§ **Work instruction**
Take the entries that follow and return exactly the lines from the one holding "Service | Start | End |" through the one holding "13:30 | 16:00 |", both included. Nothing else is needed.

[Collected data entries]

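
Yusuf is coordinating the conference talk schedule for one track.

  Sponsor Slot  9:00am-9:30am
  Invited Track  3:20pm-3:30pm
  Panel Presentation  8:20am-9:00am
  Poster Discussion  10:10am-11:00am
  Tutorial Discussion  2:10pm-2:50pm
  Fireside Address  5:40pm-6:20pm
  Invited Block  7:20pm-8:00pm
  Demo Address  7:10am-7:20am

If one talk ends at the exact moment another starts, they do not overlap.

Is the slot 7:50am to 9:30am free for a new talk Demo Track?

No — it overlaps Panel Presentation, Sponsor Slot

Demo Address: ends 7:20am at or before Demo Track starts 7:50am → clear.
Panel Presentation: starts 8:20am before Demo Track ends 9:30am, and ends 9:00am after Demo Track starts 7:50am → overlap.
Sponsor Slot: starts 9:00am before Demo Track ends 9:30am, and ends 9:30am after Demo Track starts 7:50am → overlap.
Poster Discussion: starts 10:10am at or after Demo Track ends 9:30am → clear.
Tutorial Discussion: starts 2:10pm at or after Demo Track ends 9:30am → clear.
Invited Track: starts 3:20pm at or after Demo Track ends 9:30am → clear.
Fireside Address: starts 5:40pm at or after Demo Track ends 9:30am → clear.
Invited Block: starts 7:20pm at or after Demo Track ends 9:30am → clear.
Demo Track overlaps Panel Presentation, Sponsor Slot.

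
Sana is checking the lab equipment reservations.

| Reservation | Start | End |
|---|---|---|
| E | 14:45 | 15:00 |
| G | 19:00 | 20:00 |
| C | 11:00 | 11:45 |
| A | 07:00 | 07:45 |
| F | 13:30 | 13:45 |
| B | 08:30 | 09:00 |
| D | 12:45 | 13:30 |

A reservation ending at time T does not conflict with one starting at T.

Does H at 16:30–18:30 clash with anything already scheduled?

A: ends 07:45 at or before H starts 16:30 → clear.
B: ends 09:00 at or before H starts 16:30 → clear.
C: ends 11:45 at or before H starts 16:30 → clear.
D: ends 13:30 at or before H starts 16:30 → clear.
F: ends 13:45 at or before H starts 16:30 → clear.
E: ends 15:00 at or before H starts 16:30 → clear.
G: starts 19:00 at or after H ends 18:30 → clear.

No — it doesn't clash with anything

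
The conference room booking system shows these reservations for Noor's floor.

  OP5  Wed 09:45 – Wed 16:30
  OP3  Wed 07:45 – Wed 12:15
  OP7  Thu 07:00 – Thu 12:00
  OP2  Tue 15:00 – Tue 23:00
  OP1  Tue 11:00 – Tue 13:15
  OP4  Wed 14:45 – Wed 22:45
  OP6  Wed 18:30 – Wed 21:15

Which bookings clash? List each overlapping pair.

Sorted by start: OP1, OP2, OP3, OP5, OP4, OP6, OP7.
OP2 starts after OP1 ends, so OP1 has no further overlaps.
OP3 starts after OP2 ends, so OP2 has no further overlaps.
OP5 starts before OP3 ends → OP3 and OP5 overlap.
OP4 starts after OP3 ends, so OP3 has no further overlaps.
OP4 starts before OP5 ends → OP5 and OP4 overlap.
OP6 starts after OP5 ends, so OP5 has no further overlaps.
OP6 starts before OP4 ends → OP4 and OP6 overlap.
OP7 starts after OP4 ends.
OP7 starts after OP6 ends.

OP3 & OP5, OP4 & OP5, OP4 & OP6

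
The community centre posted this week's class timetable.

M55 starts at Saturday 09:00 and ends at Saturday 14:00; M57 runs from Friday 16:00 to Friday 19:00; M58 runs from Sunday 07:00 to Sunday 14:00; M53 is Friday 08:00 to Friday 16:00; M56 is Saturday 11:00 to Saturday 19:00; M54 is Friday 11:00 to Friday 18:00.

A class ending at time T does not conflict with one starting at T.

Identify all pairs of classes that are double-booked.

M53 & M54, M54 & M57, M55 & M56

Sorted by start: M53, M54, M57, M55, M56, M58.
M54 starts before M53 ends → M53 and M54 overlap.
M57 starts exactly when M53 ends (back-to-back, no overlap) — done with M53.
M57 starts before M54 ends → M54 and M57 overlap.
M55 starts after M54 ends — done with M54.
M55 starts after M57 ends — done with M57.
M56 starts before M55 ends → M55 and M56 overlap.
M58 starts after M55 ends.
M58 starts after M56 ends.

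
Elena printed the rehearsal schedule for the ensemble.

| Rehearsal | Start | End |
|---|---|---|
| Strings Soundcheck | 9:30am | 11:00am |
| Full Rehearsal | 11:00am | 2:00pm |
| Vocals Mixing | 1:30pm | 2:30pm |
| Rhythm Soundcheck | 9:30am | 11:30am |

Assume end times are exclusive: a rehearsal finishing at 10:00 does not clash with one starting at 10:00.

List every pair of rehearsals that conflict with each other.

Sorted by start: Strings Soundcheck, Rhythm Soundcheck, Full Rehearsal, Vocals Mixing.
Rhythm Soundcheck starts before Strings Soundcheck ends → Strings Soundcheck and Rhythm Soundcheck overlap.
Full Rehearsal starts exactly when Strings Soundcheck ends (back-to-back, no overlap), so nothing later overlaps Strings Soundcheck either.
Full Rehearsal starts before Rhythm Soundcheck ends → Rhythm Soundcheck and Full Rehearsal overlap.
Vocals Mixing starts after Rhythm Soundcheck ends.
Vocals Mixing starts before Full Rehearsal ends → Full Rehearsal and Vocals Mixing overlap.

Full Rehearsal & Rhythm Soundcheck, Full Rehearsal & Vocals Mixing, Rhythm Soundcheck & Strings Soundcheck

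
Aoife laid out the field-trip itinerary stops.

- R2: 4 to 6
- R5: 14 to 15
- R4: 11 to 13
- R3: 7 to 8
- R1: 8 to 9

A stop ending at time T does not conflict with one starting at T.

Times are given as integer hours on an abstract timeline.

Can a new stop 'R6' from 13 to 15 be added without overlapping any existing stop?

R2: ends 6 at or before R6 starts 13 → clear.
R3: ends 8 at or before R6 starts 13 → clear.
R1: ends 9 at or before R6 starts 13 → clear.
R4: ends 13 at or before R6 starts 13 → clear.
R5: starts 14 before R6 ends 15, and ends 15 after R6 starts 13 → overlap.
R6 overlaps R5.

No — it overlaps R5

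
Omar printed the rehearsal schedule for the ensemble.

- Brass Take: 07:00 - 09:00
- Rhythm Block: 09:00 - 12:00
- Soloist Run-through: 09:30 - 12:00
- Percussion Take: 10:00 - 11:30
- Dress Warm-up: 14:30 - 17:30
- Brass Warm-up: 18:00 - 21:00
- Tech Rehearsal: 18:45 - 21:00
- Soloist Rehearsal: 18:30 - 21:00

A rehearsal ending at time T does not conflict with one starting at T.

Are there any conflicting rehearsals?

Two intervals overlap when each starts before the other ends.
Sorted by start: Brass Take, Rhythm Block, Soloist Run-through, Percussion Take, Dress Warm-up, Brass Warm-up, Soloist Rehearsal, Tech Rehearsal.
Rhythm Block starts exactly when Brass Take ends (back-to-back, no overlap) — done with Brass Take.
Soloist Run-through starts before Rhythm Block ends → Rhythm Block and Soloist Run-through overlap.
That's a conflict, so the schedule is not conflict-free.

Yes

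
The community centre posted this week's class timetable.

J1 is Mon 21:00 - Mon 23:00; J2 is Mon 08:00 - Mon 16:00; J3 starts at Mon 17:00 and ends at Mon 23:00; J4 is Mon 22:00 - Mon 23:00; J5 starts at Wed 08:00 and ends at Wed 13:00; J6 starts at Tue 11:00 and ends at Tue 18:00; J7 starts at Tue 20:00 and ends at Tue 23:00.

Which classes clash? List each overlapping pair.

Sorted by start: J2, J3, J1, J4, J6, J7, J5.
J3 starts after J2 ends, so J2 has no further overlaps.
J1 starts before J3 ends → J3 and J1 overlap.
J4 starts before J3 ends → J3 and J4 overlap.
J6 starts after J3 ends, so J3 has no further overlaps.
J4 starts before J1 ends → J1 and J4 overlap.
J6 starts after J1 ends, so J1 has no further overlaps.
J6 starts after J4 ends, so J4 has no further overlaps.
J7 starts after J6 ends, so J6 has no further overlaps.
J5 starts after J7 ends.

J1 & J3, J1 & J4, J3 & J4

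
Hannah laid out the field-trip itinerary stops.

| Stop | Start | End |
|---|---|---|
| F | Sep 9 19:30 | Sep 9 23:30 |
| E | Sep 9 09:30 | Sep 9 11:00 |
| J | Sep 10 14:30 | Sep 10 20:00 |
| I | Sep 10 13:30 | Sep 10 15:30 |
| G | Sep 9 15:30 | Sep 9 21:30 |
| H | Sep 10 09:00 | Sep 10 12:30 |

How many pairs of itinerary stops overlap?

2

Sorted by start: E, G, F, H, I, J.
G starts after E ends, so nothing later overlaps E either.
F starts before G ends → G and F overlap.
H starts after G ends, so nothing later overlaps G either.
H starts after F ends, so nothing later overlaps F either.
I starts after H ends, so nothing later overlaps H either.
J starts before I ends → I and J overlap.
Overlapping pairs: F & G, I & J — 2 in total.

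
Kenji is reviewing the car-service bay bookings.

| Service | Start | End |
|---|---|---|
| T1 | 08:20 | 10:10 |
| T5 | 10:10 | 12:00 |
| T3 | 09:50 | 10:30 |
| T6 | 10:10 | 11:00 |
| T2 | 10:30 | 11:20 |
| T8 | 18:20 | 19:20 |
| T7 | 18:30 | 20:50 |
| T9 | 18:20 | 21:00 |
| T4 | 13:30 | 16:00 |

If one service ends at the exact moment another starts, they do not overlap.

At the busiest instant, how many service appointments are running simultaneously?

Sweep the timeline, counting +1 at each start and −1 at each end (ends before starts at a tie):
08:20 start T1 → 1
09:50 start T3 → 2
10:10 end T1 → 1
10:10 start T5 → 2
10:10 start T6 → 3
10:30 end T3 → 2
10:30 start T2 → 3
11:00 end T6 → 2
11:20 end T2 → 1
12:00 end T5 → 0
13:30 start T4 → 1
16:00 end T4 → 0
18:20 start T8 → 1
18:20 start T9 → 2
18:30 start T7 → 3
19:20 end T8 → 2
20:50 end T7 → 1
21:00 end T9 → 0
Peak is 3, at 10:10 (T3, T5, T6).

3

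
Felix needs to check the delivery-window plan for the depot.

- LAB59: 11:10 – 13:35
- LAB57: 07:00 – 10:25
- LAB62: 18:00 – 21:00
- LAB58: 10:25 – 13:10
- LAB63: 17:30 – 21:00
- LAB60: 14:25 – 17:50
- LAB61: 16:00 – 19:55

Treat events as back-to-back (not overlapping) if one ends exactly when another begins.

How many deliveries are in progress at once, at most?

3

Sweep the timeline, counting +1 at each start and −1 at each end (ends before starts at a tie):
07:00 start LAB57 → 1
10:25 end LAB57 → 0
10:25 start LAB58 → 1
11:10 start LAB59 → 2
13:10 end LAB58 → 1
13:35 end LAB59 → 0
14:25 start LAB60 → 1
16:00 start LAB61 → 2
17:30 start LAB63 → 3
17:50 end LAB60 → 2
18:00 start LAB62 → 3
19:55 end LAB61 → 2
21:00 end LAB62 → 1
21:00 end LAB63 → 0
Peak is 3, at 17:30 (LAB60, LAB61, LAB63).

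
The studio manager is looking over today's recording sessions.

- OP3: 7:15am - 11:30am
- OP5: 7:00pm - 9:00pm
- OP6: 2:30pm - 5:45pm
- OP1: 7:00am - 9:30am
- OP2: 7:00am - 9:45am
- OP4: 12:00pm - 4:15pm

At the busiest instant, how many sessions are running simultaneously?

Sweep the timeline, counting +1 at each start and −1 at each end (ends before starts at a tie):
7:00am start OP1 → 1
7:00am start OP2 → 2
7:15am start OP3 → 3
9:30am end OP1 → 2
9:45am end OP2 → 1
11:30am end OP3 → 0
12:00pm start OP4 → 1
2:30pm start OP6 → 2
4:15pm end OP4 → 1
5:45pm end OP6 → 0
7:00pm start OP5 → 1
9:00pm end OP5 → 0
Peak is 3, at 7:15am (OP1, OP2, OP3).

3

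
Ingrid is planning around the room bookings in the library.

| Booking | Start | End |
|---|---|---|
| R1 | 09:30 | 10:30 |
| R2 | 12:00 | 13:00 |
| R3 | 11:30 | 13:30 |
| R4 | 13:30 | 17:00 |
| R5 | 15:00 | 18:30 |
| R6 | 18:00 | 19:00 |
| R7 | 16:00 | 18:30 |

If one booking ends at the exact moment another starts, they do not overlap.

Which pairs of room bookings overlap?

Sorted by start: R1, R3, R2, R4, R5, R7, R6.
R3 starts after R1 ends; R1 is clear from here.
R2 starts before R3 ends → R3 and R2 overlap.
R4 starts exactly when R3 ends (back-to-back, no overlap); R3 is clear from here.
R4 starts after R2 ends; R2 is clear from here.
R5 starts before R4 ends → R4 and R5 overlap.
R7 starts before R4 ends → R4 and R7 overlap.
R6 starts after R4 ends.
R7 starts before R5 ends → R5 and R7 overlap.
R6 starts before R5 ends → R5 and R6 overlap.
R6 starts before R7 ends → R7 and R6 overlap.

R2 & R3, R4 & R5, R4 & R7, R5 & R6, R5 & R7, R6 & R7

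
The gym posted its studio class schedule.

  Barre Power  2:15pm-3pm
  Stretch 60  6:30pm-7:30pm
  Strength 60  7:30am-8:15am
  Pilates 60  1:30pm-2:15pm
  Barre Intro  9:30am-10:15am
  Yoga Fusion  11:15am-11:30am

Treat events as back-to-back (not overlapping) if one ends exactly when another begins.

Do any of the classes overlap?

Check each pair: they overlap iff neither finishes before the other starts.
Sorted by start: Strength 60, Barre Intro, Yoga Fusion, Pilates 60, Barre Power, Stretch 60.
Barre Intro starts after Strength 60 ends, so nothing later overlaps Strength 60 either.
Yoga Fusion starts after Barre Intro ends, so nothing later overlaps Barre Intro either.
Pilates 60 starts after Yoga Fusion ends, so nothing later overlaps Yoga Fusion either.
Barre Power starts exactly when Pilates 60 ends (back-to-back, no overlap), so nothing later overlaps Pilates 60 either.
Stretch 60 starts after Barre Power ends.
Every pair is clear; the schedule has no overlaps.

No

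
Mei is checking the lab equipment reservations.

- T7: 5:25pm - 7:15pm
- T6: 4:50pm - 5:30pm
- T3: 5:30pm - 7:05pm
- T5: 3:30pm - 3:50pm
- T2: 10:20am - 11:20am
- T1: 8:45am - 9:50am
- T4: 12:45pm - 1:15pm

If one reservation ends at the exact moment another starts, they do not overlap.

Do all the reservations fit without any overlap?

Sorted by start: T1, T2, T4, T5, T6, T7, T3.
T2 starts after T1 ends, so nothing later overlaps T1 either.
T4 starts after T2 ends, so nothing later overlaps T2 either.
T5 starts after T4 ends, so nothing later overlaps T4 either.
T6 starts after T5 ends, so nothing later overlaps T5 either.
T7 starts before T6 ends → T6 and T7 overlap.
That's a conflict, so the schedule is not conflict-free.

No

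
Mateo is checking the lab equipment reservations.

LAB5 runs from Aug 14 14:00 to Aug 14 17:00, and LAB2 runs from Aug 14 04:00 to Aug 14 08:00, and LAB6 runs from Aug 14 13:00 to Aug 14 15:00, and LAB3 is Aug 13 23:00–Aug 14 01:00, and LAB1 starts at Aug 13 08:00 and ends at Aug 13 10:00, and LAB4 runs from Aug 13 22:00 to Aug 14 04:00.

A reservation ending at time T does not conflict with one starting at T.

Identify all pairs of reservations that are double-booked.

LAB3 & LAB4, LAB5 & LAB6

Two intervals overlap when each starts before the other ends.
Sorted by start: LAB1, LAB4, LAB3, LAB2, LAB6, LAB5.
LAB4 starts after LAB1 ends, so LAB1 has no further overlaps.
LAB3 starts before LAB4 ends → LAB4 and LAB3 overlap.
LAB2 starts exactly when LAB4 ends (back-to-back, no overlap), so LAB4 has no further overlaps.
LAB2 starts after LAB3 ends, so LAB3 has no further overlaps.
LAB6 starts after LAB2 ends, so LAB2 has no further overlaps.
LAB5 starts before LAB6 ends → LAB6 and LAB5 overlap.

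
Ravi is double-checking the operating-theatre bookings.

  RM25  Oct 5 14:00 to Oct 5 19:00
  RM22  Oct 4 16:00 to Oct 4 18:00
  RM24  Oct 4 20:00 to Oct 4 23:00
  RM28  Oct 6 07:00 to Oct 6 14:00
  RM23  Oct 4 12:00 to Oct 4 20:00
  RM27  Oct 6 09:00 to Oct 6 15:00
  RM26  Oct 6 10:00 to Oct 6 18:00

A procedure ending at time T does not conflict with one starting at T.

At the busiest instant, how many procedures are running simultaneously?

3

Walk through starts and ends in time order (an end at T is processed before a start at T):
Oct 4 12:00 start RM23 → 1
Oct 4 16:00 start RM22 → 2
Oct 4 18:00 end RM22 → 1
Oct 4 20:00 end RM23 → 0
Oct 4 20:00 start RM24 → 1
Oct 4 23:00 end RM24 → 0
Oct 5 14:00 start RM25 → 1
Oct 5 19:00 end RM25 → 0
Oct 6 07:00 start RM28 → 1
Oct 6 09:00 start RM27 → 2
Oct 6 10:00 start RM26 → 3
Oct 6 14:00 end RM28 → 2
Oct 6 15:00 end RM27 → 1
Oct 6 18:00 end RM26 → 0
Peak is 3, at Oct 6 10:00 (RM26, RM27, RM28).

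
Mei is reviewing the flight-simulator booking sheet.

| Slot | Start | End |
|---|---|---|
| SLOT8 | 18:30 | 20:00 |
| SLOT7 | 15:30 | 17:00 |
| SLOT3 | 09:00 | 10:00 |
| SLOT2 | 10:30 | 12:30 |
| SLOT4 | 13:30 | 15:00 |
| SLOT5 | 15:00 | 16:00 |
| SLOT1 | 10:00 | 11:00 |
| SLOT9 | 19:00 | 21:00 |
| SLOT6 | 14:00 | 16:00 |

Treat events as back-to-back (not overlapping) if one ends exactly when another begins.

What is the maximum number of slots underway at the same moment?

Walk through starts and ends in time order (an end at T is processed before a start at T):
09:00 start SLOT3 → 1
10:00 end SLOT3 → 0
10:00 start SLOT1 → 1
10:30 start SLOT2 → 2
11:00 end SLOT1 → 1
12:30 end SLOT2 → 0
13:30 start SLOT4 → 1
14:00 start SLOT6 → 2
15:00 end SLOT4 → 1
15:00 start SLOT5 → 2
15:30 start SLOT7 → 3
16:00 end SLOT5 → 2
16:00 end SLOT6 → 1
17:00 end SLOT7 → 0
18:30 start SLOT8 → 1
19:00 start SLOT9 → 2
20:00 end SLOT8 → 1
21:00 end SLOT9 → 0
Peak is 3, at 15:30 (SLOT5, SLOT6, SLOT7).

3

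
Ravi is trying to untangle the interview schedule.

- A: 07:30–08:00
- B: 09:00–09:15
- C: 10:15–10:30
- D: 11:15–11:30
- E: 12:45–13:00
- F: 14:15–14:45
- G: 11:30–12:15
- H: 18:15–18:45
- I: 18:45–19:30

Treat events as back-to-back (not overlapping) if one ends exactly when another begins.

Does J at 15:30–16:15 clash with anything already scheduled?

No — it doesn't clash with anything

A: ends 08:00 at or before J starts 15:30 → clear.
B: ends 09:15 at or before J starts 15:30 → clear.
C: ends 10:30 at or before J starts 15:30 → clear.
D: ends 11:30 at or before J starts 15:30 → clear.
G: ends 12:15 at or before J starts 15:30 → clear.
E: ends 13:00 at or before J starts 15:30 → clear.
F: ends 14:45 at or before J starts 15:30 → clear.
H: starts 18:15 at or after J ends 16:15 → clear.
I: starts 18:45 at or after J ends 16:15 → clear.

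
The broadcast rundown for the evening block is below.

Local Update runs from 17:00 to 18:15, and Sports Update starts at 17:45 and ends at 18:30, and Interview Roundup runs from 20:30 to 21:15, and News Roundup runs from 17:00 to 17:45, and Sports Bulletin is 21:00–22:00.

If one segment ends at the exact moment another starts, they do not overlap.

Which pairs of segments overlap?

Sorted by start: News Roundup, Local Update, Sports Update, Interview Roundup, Sports Bulletin.
Local Update starts before News Roundup ends → News Roundup and Local Update overlap.
Sports Update starts exactly when News Roundup ends (back-to-back, no overlap); News Roundup is clear from here.
Sports Update starts before Local Update ends → Local Update and Sports Update overlap.
Interview Roundup starts after Local Update ends; Local Update is clear from here.
Interview Roundup starts after Sports Update ends; Sports Update is clear from here.
Sports Bulletin starts before Interview Roundup ends → Interview Roundup and Sports Bulletin overlap.

Interview Roundup & Sports Bulletin, Local Update & News Roundup, Local Update & Sports Update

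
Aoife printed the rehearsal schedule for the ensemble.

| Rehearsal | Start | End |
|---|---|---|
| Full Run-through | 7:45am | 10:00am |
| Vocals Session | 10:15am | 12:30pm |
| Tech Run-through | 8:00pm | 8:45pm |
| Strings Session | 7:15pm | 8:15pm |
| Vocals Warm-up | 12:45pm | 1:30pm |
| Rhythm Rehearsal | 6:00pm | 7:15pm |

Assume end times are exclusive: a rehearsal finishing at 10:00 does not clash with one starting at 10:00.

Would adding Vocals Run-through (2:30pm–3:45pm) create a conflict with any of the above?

No — it doesn't clash with anything

Full Run-through: ends 10:00am at or before Vocals Run-through starts 2:30pm → clear.
Vocals Session: ends 12:30pm at or before Vocals Run-through starts 2:30pm → clear.
Vocals Warm-up: ends 1:30pm at or before Vocals Run-through starts 2:30pm → clear.
Rhythm Rehearsal: starts 6:00pm at or after Vocals Run-through ends 3:45pm → clear.
Strings Session: starts 7:15pm at or after Vocals Run-through ends 3:45pm → clear.
Tech Run-through: starts 8:00pm at or after Vocals Run-through ends 3:45pm → clear.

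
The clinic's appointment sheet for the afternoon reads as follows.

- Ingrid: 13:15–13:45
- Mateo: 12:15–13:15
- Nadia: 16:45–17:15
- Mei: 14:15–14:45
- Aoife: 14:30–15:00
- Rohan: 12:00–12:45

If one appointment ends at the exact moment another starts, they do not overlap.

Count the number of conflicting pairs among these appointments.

2

Sorted by start: Rohan, Mateo, Ingrid, Mei, Aoife, Nadia.
Mateo starts before Rohan ends → Rohan and Mateo overlap.
Ingrid starts after Rohan ends — done with Rohan.
Ingrid starts exactly when Mateo ends (back-to-back, no overlap) — done with Mateo.
Mei starts after Ingrid ends — done with Ingrid.
Aoife starts before Mei ends → Mei and Aoife overlap.
Nadia starts after Mei ends.
Nadia starts after Aoife ends.
Overlapping pairs: Aoife & Mei, Mateo & Rohan — 2 in total.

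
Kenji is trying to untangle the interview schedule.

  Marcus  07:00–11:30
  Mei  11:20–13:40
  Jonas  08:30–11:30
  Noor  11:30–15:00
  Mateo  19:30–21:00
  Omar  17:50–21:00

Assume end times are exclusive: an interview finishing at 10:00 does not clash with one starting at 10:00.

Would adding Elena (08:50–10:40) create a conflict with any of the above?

Marcus: starts 07:00 before Elena ends 10:40, and ends 11:30 after Elena starts 08:50 → overlap.
Jonas: starts 08:30 before Elena ends 10:40, and ends 11:30 after Elena starts 08:50 → overlap.
Mei: starts 11:20 at or after Elena ends 10:40 → clear.
Noor: starts 11:30 at or after Elena ends 10:40 → clear.
Omar: starts 17:50 at or after Elena ends 10:40 → clear.
Mateo: starts 19:30 at or after Elena ends 10:40 → clear.
Elena overlaps Marcus, Jonas.

Yes — it overlaps Jonas, Marcus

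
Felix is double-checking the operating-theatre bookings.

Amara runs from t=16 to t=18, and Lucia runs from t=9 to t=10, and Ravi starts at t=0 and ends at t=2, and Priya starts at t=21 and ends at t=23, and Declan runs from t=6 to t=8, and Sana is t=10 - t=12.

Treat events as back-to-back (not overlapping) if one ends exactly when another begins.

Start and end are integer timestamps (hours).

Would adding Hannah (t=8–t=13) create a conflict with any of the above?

Ravi: ends t=2 at or before Hannah starts t=8 → clear.
Declan: ends t=8 at or before Hannah starts t=8 → clear.
Lucia: starts t=9 before Hannah ends t=13, and ends t=10 after Hannah starts t=8 → overlap.
Sana: starts t=10 before Hannah ends t=13, and ends t=12 after Hannah starts t=8 → overlap.
Amara: starts t=16 at or after Hannah ends t=13 → clear.
Priya: starts t=21 at or after Hannah ends t=13 → clear.
Hannah overlaps Lucia, Sana.

Yes — it overlaps Lucia, Sana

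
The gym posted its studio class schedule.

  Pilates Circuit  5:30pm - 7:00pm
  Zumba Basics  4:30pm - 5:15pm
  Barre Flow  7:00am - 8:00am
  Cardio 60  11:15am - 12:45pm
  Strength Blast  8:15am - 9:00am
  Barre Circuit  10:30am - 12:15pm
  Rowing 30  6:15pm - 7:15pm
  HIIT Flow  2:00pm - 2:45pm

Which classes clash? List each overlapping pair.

Barre Circuit & Cardio 60, Pilates Circuit & Rowing 30

Two intervals overlap when each starts before the other ends.
Sorted by start: Barre Flow, Strength Blast, Barre Circuit, Cardio 60, HIIT Flow, Zumba Basics, Pilates Circuit, Rowing 30.
Strength Blast starts after Barre Flow ends, so Barre Flow has no further overlaps.
Barre Circuit starts after Strength Blast ends, so Strength Blast has no further overlaps.
Cardio 60 starts before Barre Circuit ends → Barre Circuit and Cardio 60 overlap.
HIIT Flow starts after Barre Circuit ends, so Barre Circuit has no further overlaps.
HIIT Flow starts after Cardio 60 ends, so Cardio 60 has no further overlaps.
Zumba Basics starts after HIIT Flow ends, so HIIT Flow has no further overlaps.
Pilates Circuit starts after Zumba Basics ends, so Zumba Basics has no further overlaps.
Rowing 30 starts before Pilates Circuit ends → Pilates Circuit and Rowing 30 overlap.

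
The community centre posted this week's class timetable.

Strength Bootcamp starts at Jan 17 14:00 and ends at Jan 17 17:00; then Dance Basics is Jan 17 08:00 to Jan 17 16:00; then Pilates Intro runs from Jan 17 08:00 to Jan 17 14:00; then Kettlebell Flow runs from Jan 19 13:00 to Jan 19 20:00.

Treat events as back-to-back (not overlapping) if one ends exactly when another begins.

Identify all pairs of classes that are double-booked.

Check each pair: they overlap iff neither finishes before the other starts.
Sorted by start: Pilates Intro, Dance Basics, Strength Bootcamp, Kettlebell Flow.
Dance Basics starts before Pilates Intro ends → Pilates Intro and Dance Basics overlap.
Strength Bootcamp starts exactly when Pilates Intro ends (back-to-back, no overlap); Pilates Intro is clear from here.
Strength Bootcamp starts before Dance Basics ends → Dance Basics and Strength Bootcamp overlap.
Kettlebell Flow starts after Dance Basics ends.
Kettlebell Flow starts after Strength Bootcamp ends.

Dance Basics & Pilates Intro, Dance Basics & Strength Bootcamp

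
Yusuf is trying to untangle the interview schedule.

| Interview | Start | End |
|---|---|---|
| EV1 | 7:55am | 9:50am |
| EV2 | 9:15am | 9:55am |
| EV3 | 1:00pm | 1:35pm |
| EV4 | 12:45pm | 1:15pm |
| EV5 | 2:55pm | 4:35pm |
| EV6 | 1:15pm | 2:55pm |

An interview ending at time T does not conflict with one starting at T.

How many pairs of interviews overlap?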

§ **Written solution**
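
| Service | Start | End |
|---|---|---|
| T1 | 08:20 | 10:10 |
| T5 | 10:10 | 12:00 |
| T3 | 09:50 | 10:30 |
| T6 | 10:10 | 11:00 |
| T2 | 10:30 | 11:20 |
| T8 | 18:20 | 19:20 |
| T7 | 18:30 | 20:50 |
| T9 | 18:20 | 21:00 |
| T4 | 13:30 | 16:00 |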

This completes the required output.